_About this task_. Set the entries down again exactly; none may be skipped.

==== Data provided ====

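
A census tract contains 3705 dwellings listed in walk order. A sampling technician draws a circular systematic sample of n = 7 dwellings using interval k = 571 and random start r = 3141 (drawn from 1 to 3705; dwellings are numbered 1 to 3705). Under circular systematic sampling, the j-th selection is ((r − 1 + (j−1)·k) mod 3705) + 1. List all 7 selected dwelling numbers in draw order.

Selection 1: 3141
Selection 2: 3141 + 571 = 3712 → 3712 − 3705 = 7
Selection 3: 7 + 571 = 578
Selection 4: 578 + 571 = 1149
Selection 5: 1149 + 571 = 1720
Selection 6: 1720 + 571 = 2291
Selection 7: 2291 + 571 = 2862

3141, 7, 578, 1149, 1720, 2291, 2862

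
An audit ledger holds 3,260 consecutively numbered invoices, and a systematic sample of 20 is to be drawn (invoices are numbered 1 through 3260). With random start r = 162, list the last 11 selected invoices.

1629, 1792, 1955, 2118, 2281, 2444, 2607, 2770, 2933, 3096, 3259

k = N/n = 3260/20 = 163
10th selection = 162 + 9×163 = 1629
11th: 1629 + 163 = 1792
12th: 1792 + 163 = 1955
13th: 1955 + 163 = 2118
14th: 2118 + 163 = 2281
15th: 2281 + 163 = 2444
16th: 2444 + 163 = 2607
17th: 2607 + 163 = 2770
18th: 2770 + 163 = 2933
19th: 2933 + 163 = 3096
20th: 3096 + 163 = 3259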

====

_Expected output_.
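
A census tract contains 3705 dwellings listed in walk order. A sampling technician draws a circular systematic sample of n = 7 dwellings using interval k = 571 and random start r = 3141 (drawn from 1 to 3705; dwellings are numbered 1 to 3705). Under circular systematic sampling, the j-th selection is ((r − 1 + (j−1)·k) mod 3705) + 1. List all 7 selected dwelling numbers in draw order.

Selection 1: 3141
Selection 2: 3141 + 571 = 3712 → 3712 − 3705 = 7
Selection 3: 7 + 571 = 578
Selection 4: 578 + 571 = 1149
Selection 5: 1149 + 571 = 1720
Selection 6: 1720 + 571 = 2291
Selection 7: 2291 + 571 = 2862

3141, 7, 578, 1149, 1720, 2291, 2862

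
An audit ledger holds 3,260 consecutively numbered invoices, and a systematic sample of 20 is to be drawn (invoices are numbered 1 through 3260). With random start r = 162, list the last 11 selected invoices.

1629, 1792, 1955, 2118, 2281, 2444, 2607, 2770, 2933, 3096, 3259

k = N/n = 3260/20 = 163
10th selection = 162 + 9×163 = 1629
11th: 1629 + 163 = 1792
12th: 1792 + 163 = 1955
13th: 1955 + 163 = 2118
14th: 2118 + 163 = 2281
15th: 2281 + 163 = 2444
16th: 2444 + 163 = 2607
17th: 2607 + 163 = 2770
18th: 2770 + 163 = 2933
19th: 2933 + 163 = 3096
20th: 3096 + 163 = 3259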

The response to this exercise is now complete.